Source data:

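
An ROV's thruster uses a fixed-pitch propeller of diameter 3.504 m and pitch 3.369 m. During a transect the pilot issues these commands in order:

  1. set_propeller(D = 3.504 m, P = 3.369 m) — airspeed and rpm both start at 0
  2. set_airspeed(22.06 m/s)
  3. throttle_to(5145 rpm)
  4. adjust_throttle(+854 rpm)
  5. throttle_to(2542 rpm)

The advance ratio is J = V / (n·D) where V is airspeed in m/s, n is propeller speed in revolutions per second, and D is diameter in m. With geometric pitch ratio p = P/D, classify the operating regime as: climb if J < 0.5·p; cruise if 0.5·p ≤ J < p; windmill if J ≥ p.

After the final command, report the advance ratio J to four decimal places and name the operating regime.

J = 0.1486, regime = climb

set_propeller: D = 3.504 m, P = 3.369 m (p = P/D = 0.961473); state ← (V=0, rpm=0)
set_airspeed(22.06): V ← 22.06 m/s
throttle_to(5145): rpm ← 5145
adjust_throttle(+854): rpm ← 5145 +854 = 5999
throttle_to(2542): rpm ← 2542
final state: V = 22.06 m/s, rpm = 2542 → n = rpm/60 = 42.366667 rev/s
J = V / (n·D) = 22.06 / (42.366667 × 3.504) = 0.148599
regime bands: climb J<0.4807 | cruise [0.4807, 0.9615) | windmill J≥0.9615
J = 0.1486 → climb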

-- Task item --
In the entries above, restate word for word the lines between the one holding "3. throttle_to(5145 rpm)" and the one holding "The advance ratio is", inclusive, and nothing besides.

-- Task answer --
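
  3. throttle_to(5145 rpm)
  4. adjust_throttle(+854 rpm)
  5. throttle_to(2542 rpm)

The advance ratio is J = V / (n·D) where V is airspeed in m/s, n is propeller speed in revolutions per second, and D is diameter in m. With geometric pitch ratio p = P/D, classify the operating regime as: climb if J < 0.5·p; cruise if 0.5·p ≤ J < p; windmill if J ≥ p.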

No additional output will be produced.